Work instruction -
The entire listing below must be written out word for word.

Stored data -
____________
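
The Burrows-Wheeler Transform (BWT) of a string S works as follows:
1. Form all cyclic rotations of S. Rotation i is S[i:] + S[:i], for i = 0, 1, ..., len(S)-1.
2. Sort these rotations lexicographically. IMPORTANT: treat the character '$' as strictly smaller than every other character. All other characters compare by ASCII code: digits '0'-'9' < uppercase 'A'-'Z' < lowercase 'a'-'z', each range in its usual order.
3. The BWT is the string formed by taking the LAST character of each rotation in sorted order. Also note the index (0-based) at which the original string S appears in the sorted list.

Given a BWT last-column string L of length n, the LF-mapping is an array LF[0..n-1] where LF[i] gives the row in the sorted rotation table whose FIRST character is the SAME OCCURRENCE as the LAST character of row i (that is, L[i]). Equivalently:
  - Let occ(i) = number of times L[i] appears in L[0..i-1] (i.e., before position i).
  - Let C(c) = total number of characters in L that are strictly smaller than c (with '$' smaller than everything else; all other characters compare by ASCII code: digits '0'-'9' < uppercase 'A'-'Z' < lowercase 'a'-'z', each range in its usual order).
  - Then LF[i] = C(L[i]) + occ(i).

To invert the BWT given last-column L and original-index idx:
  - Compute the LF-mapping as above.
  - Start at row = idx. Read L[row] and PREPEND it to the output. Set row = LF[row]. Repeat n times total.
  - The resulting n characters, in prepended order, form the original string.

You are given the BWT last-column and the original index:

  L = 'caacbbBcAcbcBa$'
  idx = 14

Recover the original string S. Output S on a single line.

Answer: ccBcbaAbaBacbc$

Derivation:
LF mapping: 10 4 5 11 7 8 2 12 1 13 9 14 3 6 0
Walk LF starting at row 14, prepending L[row]:
  step 1: row=14, L[14]='$', prepend. Next row=LF[14]=0
  step 2: row=0, L[0]='c', prepend. Next row=LF[0]=10
  step 3: row=10, L[10]='b', prepend. Next row=LF[10]=9
  step 4: row=9, L[9]='c', prepend. Next row=LF[9]=13
  step 5: row=13, L[13]='a', prepend. Next row=LF[13]=6
  step 6: row=6, L[6]='B', prepend. Next row=LF[6]=2
  step 7: row=2, L[2]='a', prepend. Next row=LF[2]=5
  step 8: row=5, L[5]='b', prepend. Next row=LF[5]=8
  step 9: row=8, L[8]='A', prepend. Next row=LF[8]=1
  step 10: row=1, L[1]='a', prepend. Next row=LF[1]=4
  step 11: row=4, L[4]='b', prepend. Next row=LF[4]=7
  step 12: row=7, L[7]='c', prepend. Next row=LF[7]=12
  step 13: row=12, L[12]='B', prepend. Next row=LF[12]=3
  step 14: row=3, L[3]='c', prepend. Next row=LF[3]=11
  step 15: row=11, L[11]='c', prepend. Next row=LF[11]=14
Reversed output: ccBcbaAbaBacbc$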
____________
Completed exercise -
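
The Burrows-Wheeler Transform (BWT) of a string S works as follows:
1. Form all cyclic rotations of S. Rotation i is S[i:] + S[:i], for i = 0, 1, ..., len(S)-1.
2. Sort these rotations lexicographically. IMPORTANT: treat the character '$' as strictly smaller than every other character. All other characters compare by ASCII code: digits '0'-'9' < uppercase 'A'-'Z' < lowercase 'a'-'z', each range in its usual order.
3. The BWT is the string formed by taking the LAST character of each rotation in sorted order. Also note the index (0-based) at which the original string S appears in the sorted list.

Given a BWT last-column string L of length n, the LF-mapping is an array LF[0..n-1] where LF[i] gives the row in the sorted rotation table whose FIRST character is the SAME OCCURRENCE as the LAST character of row i (that is, L[i]). Equivalently:
  - Let occ(i) = number of times L[i] appears in L[0..i-1] (i.e., before position i).
  - Let C(c) = total number of characters in L that are strictly smaller than c (with '$' smaller than everything else; all other characters compare by ASCII code: digits '0'-'9' < uppercase 'A'-'Z' < lowercase 'a'-'z', each range in its usual order).
  - Then LF[i] = C(L[i]) + occ(i).

To invert the BWT given last-column L and original-index idx:
  - Compute the LF-mapping as above.
  - Start at row = idx. Read L[row] and PREPEND it to the output. Set row = LF[row]. Repeat n times total.
  - The resulting n characters, in prepended order, form the original string.

You are given the BWT last-column and the original index:

  L = 'caacbbBcAcbcBa$'
  idx = 14

Recover the original string S. Output S on a single line.

Answer: ccBcbaAbaBacbc$

Derivation:
LF mapping: 10 4 5 11 7 8 2 12 1 13 9 14 3 6 0
Walk LF starting at row 14, prepending L[row]:
  step 1: row=14, L[14]='$', prepend. Next row=LF[14]=0
  step 2: row=0, L[0]='c', prepend. Next row=LF[0]=10
  step 3: row=10, L[10]='b', prepend. Next row=LF[10]=9
  step 4: row=9, L[9]='c', prepend. Next row=LF[9]=13
  step 5: row=13, L[13]='a', prepend. Next row=LF[13]=6
  step 6: row=6, L[6]='B', prepend. Next row=LF[6]=2
  step 7: row=2, L[2]='a', prepend. Next row=LF[2]=5
  step 8: row=5, L[5]='b', prepend. Next row=LF[5]=8
  step 9: row=8, L[8]='A', prepend. Next row=LF[8]=1
  step 10: row=1, L[1]='a', prepend. Next row=LF[1]=4
  step 11: row=4, L[4]='b', prepend. Next row=LF[4]=7
  step 12: row=7, L[7]='c', prepend. Next row=LF[7]=12
  step 13: row=12, L[12]='B', prepend. Next row=LF[12]=3
  step 14: row=3, L[3]='c', prepend. Next row=LF[3]=11
  step 15: row=11, L[11]='c', prepend. Next row=LF[11]=14
Reversed output: ccBcbaAbaBacbc$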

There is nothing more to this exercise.